[Material for this exercise]

┏━━

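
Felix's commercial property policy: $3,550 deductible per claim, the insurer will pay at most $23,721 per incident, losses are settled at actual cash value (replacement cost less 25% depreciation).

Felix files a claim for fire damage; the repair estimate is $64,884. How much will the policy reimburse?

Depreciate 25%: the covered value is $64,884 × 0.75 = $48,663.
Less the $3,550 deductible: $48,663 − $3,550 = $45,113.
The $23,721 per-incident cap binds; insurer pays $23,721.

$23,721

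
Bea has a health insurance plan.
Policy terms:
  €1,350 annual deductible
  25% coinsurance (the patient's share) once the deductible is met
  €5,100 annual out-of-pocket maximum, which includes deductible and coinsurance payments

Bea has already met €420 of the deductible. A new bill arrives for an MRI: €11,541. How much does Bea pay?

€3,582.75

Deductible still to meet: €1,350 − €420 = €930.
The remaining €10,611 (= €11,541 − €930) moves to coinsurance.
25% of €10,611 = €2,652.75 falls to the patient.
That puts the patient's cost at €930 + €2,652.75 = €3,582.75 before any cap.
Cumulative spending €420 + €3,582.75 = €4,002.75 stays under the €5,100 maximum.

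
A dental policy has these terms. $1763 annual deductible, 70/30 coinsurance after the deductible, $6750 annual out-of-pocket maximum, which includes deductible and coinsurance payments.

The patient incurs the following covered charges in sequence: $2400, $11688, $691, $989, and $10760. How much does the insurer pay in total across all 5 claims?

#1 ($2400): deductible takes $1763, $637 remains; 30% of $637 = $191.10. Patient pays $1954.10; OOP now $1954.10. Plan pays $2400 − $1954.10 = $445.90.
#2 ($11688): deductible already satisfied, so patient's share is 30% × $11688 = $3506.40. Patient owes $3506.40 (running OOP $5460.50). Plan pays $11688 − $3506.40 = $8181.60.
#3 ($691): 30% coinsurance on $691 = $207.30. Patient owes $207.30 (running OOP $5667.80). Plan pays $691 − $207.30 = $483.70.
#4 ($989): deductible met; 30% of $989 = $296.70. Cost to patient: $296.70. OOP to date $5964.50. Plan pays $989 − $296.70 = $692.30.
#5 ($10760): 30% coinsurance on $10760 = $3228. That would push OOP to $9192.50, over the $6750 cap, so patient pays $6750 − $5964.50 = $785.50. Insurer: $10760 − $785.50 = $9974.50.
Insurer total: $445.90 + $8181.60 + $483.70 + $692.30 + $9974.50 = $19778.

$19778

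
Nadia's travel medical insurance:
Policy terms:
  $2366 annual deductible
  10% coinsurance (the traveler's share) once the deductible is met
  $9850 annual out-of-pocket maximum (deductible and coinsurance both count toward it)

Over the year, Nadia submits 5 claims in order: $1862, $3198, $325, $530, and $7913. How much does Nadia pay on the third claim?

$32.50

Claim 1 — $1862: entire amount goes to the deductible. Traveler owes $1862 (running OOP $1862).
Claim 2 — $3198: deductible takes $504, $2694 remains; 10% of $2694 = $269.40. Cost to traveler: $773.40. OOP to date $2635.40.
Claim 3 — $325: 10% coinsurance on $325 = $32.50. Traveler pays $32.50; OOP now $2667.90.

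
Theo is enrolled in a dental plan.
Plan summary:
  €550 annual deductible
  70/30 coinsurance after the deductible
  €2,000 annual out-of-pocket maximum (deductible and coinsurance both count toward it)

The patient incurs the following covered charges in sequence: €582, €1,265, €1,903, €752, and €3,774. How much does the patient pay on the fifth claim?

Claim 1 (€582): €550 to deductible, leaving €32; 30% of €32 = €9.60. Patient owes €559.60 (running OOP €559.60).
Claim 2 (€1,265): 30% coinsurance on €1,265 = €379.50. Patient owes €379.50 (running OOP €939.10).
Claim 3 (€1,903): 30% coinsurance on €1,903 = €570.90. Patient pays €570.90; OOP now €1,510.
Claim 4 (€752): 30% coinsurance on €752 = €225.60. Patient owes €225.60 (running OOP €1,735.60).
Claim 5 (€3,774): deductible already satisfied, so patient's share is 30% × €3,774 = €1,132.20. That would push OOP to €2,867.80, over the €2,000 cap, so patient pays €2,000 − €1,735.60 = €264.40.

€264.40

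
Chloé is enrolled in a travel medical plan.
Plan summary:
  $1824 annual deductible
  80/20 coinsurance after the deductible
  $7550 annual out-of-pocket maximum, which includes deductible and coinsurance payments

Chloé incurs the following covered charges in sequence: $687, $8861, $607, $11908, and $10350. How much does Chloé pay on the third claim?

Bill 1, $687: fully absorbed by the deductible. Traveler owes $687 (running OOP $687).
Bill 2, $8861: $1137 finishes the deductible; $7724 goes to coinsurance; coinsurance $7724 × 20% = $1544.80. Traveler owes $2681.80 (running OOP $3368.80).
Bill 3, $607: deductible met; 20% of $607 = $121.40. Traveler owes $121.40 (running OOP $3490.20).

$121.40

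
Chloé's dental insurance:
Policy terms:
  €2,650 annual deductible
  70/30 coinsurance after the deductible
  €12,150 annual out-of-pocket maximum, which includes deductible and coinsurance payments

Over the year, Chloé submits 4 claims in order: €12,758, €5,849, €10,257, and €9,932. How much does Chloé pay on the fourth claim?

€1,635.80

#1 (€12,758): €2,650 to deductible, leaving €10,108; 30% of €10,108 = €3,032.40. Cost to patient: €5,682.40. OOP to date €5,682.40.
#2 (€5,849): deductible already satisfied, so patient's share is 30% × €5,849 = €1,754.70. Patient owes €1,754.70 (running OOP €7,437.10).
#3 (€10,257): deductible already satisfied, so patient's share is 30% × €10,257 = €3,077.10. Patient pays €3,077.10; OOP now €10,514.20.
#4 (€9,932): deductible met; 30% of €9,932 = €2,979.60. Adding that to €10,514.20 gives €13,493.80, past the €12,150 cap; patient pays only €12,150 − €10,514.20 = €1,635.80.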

┗━━
┏━━

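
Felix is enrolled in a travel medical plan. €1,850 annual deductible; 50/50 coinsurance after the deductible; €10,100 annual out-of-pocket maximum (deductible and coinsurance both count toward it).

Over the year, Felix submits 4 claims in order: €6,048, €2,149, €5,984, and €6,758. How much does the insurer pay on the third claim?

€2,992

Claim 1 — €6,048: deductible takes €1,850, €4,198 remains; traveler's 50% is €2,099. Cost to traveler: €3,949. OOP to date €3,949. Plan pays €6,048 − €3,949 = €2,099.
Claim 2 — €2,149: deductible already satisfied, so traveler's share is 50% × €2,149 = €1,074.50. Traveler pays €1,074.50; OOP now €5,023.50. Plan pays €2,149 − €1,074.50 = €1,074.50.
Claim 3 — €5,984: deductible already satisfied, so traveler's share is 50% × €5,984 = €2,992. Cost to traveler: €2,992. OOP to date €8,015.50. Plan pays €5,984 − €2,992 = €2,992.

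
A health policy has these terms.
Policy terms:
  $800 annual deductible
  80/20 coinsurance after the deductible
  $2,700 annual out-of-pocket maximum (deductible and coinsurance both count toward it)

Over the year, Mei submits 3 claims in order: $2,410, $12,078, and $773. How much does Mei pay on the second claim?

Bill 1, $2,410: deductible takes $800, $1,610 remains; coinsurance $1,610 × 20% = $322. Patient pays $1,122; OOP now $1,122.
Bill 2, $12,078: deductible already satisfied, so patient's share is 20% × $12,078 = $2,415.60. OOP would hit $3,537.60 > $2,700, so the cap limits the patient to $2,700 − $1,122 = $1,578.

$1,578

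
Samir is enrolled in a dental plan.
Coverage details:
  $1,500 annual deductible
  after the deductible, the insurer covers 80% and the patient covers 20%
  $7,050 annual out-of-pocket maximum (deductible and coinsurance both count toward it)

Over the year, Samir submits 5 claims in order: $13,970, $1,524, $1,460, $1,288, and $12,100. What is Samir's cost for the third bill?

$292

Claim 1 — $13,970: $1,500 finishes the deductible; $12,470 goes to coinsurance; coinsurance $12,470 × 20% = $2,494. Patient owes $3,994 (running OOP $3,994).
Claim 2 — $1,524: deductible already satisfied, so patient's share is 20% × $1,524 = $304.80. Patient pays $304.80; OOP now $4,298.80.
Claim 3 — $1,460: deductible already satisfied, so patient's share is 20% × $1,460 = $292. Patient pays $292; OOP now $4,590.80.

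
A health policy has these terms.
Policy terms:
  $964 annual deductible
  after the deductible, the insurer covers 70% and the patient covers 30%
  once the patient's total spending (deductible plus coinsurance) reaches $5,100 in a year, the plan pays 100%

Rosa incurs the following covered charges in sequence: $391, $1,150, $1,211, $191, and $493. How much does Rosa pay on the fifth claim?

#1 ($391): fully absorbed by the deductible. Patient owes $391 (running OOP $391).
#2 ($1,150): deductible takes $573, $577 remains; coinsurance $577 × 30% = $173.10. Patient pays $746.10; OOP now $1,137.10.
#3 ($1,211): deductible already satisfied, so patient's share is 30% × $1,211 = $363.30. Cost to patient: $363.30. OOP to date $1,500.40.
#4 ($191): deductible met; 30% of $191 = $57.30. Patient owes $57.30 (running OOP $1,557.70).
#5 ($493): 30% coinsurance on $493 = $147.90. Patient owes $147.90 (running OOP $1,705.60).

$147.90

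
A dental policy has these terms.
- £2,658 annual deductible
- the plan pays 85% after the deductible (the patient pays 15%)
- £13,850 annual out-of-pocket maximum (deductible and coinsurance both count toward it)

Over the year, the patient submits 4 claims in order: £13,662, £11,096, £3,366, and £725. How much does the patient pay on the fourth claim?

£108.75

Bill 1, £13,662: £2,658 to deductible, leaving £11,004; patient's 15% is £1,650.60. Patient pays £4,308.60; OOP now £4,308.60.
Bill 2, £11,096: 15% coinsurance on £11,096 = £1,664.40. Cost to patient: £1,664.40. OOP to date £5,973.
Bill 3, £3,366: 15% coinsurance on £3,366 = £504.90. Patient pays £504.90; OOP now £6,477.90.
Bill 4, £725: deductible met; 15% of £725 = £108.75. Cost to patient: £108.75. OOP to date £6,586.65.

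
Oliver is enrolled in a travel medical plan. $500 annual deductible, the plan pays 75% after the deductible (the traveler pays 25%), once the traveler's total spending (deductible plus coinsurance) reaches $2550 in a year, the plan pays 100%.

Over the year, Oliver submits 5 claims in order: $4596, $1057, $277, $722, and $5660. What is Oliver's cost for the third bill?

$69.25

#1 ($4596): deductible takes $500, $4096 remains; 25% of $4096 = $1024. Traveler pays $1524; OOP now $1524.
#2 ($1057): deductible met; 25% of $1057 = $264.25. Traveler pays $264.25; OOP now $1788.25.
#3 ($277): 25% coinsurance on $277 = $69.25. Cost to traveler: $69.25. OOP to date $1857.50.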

┗━━

[The problem]
Would you please show every line of the material above that includes the string "covers"?

[Response box]
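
  after the deductible, the insurer covers 80% and the patient covers 20%
  after the deductible, the insurer covers 70% and the patient covers 30%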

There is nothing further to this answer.